------ GIVEN RECORDS ------
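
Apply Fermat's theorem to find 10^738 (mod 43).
By Fermat: 10^{42} ≡ 1 (mod 43). 738 ≡ 24 (mod 42). So 10^{738} ≡ 10^{24} ≡ 11 (mod 43)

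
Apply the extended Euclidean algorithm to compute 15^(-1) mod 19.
Extended GCD: 15(-5) + 19(4) = 1. So 15^(-1) ≡ -5 ≡ 14 (mod 19). Verify: 15 × 14 = 210 ≡ 1 (mod 19)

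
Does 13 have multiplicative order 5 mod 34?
Powers of 13 mod 34: 13^1≡13, 13^2≡33, 13^3≡21, 13^4≡1. Already 13^4≡1, so the order is 4 < 5. No, the actual order is 4.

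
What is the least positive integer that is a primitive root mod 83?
g = 2. Powers: [2, 4, 8, 16, 32, 64, 45, ...] generates all 82 non-zero residues.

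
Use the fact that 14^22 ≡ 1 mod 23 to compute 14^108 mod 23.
By Fermat: 14^{22} ≡ 1 mod 23. 108 = 4×22 + 20. So 14^{108} ≡ 14^{20} ≡ 2 mod 23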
------
WHAT NEEDS TO BE DONE:
The response must contain exactly the lines from the one with "Use the fact" through the last line of the material above, both ends included, and no others.

EXERCISE RESPONSE:
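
Use the fact that 14^22 ≡ 1 mod 23 to compute 14^108 mod 23.
By Fermat: 14^{22} ≡ 1 mod 23. 108 = 4×22 + 20. So 14^{108} ≡ 14^{20} ≡ 2 mod 23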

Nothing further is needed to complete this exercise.